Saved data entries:
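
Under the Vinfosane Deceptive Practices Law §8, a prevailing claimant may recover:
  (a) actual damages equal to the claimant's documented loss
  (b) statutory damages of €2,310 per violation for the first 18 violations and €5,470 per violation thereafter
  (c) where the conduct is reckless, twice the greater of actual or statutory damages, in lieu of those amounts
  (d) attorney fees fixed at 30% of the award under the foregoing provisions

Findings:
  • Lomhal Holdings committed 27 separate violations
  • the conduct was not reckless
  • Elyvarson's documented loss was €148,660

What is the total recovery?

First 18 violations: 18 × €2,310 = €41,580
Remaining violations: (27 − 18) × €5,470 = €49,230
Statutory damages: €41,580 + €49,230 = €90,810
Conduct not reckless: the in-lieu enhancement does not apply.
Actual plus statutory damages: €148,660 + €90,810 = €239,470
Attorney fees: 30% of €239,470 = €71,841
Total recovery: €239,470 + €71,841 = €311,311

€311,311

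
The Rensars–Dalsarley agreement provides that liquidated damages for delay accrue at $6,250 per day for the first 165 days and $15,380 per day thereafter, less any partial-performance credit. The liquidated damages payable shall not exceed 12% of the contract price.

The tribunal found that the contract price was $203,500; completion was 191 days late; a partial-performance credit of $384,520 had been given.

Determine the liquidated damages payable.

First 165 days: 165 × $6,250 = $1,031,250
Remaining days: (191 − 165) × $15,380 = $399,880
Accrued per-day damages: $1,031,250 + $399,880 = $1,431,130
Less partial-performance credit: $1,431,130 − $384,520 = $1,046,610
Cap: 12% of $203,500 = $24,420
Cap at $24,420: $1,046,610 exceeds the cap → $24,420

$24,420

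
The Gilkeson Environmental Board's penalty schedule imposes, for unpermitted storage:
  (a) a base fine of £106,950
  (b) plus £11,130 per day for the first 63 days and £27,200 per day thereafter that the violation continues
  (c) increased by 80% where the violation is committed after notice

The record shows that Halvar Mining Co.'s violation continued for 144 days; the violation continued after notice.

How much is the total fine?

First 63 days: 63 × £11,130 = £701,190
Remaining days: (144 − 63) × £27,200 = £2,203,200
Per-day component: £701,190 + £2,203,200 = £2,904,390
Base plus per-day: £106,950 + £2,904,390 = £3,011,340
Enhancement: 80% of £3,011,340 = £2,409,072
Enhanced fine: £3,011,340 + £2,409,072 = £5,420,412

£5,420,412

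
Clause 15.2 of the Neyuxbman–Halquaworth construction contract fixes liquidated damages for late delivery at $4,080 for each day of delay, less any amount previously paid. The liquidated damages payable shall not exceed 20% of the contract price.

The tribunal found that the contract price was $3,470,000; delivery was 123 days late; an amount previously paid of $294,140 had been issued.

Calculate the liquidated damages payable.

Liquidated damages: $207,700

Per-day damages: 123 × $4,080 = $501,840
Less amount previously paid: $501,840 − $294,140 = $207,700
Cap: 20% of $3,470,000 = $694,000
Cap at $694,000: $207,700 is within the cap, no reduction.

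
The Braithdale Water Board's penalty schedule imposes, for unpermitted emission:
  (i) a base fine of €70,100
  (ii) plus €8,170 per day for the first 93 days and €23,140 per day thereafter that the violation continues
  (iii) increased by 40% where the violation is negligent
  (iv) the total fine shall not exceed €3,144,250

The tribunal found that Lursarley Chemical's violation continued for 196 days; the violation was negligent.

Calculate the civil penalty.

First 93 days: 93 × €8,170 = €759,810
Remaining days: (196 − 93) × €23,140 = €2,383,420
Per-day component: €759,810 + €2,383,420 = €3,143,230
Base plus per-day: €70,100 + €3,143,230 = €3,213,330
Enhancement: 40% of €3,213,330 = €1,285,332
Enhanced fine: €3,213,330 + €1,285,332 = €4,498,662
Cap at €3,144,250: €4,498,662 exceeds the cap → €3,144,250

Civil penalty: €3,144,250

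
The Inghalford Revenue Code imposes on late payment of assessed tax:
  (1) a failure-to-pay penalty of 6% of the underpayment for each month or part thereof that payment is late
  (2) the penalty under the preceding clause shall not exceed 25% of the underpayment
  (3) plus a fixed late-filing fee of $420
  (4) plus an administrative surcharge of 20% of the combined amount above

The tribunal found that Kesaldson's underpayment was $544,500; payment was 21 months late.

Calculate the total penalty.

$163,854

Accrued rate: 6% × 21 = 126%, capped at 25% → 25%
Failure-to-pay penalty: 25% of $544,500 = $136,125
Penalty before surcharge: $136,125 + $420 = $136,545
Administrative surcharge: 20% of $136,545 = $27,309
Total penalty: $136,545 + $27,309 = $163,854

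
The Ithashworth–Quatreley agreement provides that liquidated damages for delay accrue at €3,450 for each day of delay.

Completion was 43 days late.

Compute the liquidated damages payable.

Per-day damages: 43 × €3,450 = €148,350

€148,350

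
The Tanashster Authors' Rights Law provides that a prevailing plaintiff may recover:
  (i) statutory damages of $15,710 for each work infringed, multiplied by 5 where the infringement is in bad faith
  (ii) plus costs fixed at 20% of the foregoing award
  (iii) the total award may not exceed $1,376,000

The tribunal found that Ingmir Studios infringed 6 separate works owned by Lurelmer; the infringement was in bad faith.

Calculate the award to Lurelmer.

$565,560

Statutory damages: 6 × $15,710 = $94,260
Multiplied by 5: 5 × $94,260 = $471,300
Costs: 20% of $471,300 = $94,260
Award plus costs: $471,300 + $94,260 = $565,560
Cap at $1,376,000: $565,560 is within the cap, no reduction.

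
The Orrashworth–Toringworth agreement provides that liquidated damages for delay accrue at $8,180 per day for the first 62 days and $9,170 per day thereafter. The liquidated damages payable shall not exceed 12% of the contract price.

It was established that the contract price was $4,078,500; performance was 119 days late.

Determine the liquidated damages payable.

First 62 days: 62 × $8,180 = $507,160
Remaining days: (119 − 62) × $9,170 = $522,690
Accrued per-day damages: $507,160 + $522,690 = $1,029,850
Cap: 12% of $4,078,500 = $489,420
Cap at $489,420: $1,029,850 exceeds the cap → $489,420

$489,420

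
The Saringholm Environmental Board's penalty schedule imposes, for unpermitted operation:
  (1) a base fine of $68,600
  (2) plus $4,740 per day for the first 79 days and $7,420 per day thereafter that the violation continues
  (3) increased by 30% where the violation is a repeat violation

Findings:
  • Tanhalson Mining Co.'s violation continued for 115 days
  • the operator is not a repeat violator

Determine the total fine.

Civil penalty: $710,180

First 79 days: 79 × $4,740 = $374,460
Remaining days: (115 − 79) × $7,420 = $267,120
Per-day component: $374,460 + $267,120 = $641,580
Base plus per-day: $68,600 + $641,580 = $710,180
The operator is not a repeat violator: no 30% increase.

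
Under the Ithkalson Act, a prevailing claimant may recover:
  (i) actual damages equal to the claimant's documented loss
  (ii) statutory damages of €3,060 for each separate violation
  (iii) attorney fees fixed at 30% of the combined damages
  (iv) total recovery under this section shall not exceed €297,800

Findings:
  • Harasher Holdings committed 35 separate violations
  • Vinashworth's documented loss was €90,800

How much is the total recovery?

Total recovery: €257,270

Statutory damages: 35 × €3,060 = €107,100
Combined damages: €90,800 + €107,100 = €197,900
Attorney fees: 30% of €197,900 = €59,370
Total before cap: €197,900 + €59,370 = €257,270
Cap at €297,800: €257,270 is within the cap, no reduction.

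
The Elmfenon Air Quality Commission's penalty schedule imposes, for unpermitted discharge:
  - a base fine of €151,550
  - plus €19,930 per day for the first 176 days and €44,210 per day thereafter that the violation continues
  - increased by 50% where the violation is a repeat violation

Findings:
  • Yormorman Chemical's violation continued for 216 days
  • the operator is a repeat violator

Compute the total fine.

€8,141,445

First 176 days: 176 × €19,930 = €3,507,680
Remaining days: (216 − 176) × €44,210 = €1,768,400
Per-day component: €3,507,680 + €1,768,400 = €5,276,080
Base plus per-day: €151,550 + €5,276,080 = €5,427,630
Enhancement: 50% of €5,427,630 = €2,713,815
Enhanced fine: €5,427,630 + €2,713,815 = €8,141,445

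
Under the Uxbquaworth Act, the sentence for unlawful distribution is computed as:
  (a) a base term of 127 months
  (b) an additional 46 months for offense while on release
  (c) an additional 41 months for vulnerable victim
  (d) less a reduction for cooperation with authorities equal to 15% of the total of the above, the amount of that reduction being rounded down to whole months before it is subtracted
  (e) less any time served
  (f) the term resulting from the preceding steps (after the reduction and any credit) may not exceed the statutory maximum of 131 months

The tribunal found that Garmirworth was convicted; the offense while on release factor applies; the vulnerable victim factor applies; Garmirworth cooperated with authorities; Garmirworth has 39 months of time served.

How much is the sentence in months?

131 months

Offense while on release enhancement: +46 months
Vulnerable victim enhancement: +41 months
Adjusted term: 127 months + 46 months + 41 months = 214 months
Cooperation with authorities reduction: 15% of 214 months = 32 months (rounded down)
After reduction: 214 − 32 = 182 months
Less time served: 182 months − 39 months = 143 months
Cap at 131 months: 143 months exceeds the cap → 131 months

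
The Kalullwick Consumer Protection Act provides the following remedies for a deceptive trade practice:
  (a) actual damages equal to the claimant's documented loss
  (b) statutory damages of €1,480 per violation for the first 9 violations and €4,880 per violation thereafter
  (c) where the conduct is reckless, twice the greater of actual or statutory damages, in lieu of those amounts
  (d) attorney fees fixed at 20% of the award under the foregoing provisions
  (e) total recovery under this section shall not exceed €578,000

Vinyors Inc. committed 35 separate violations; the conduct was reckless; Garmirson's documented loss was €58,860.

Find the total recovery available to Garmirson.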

• _About this task_
Reproduce exactly the section above that begins at the line containing "The Gilkeson Environmental" and ends at the line containing "The record shows", leaving out all other lines.

• _Solution_
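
The Gilkeson Environmental Board's penalty schedule imposes, for unpermitted storage:
  (a) a base fine of £106,950
  (b) plus £11,130 per day for the first 63 days and £27,200 per day thereafter that the violation continues
  (c) increased by 80% where the violation is committed after notice

The record shows that Halvar Mining Co.'s violation continued for 144 days; the violation continued after notice.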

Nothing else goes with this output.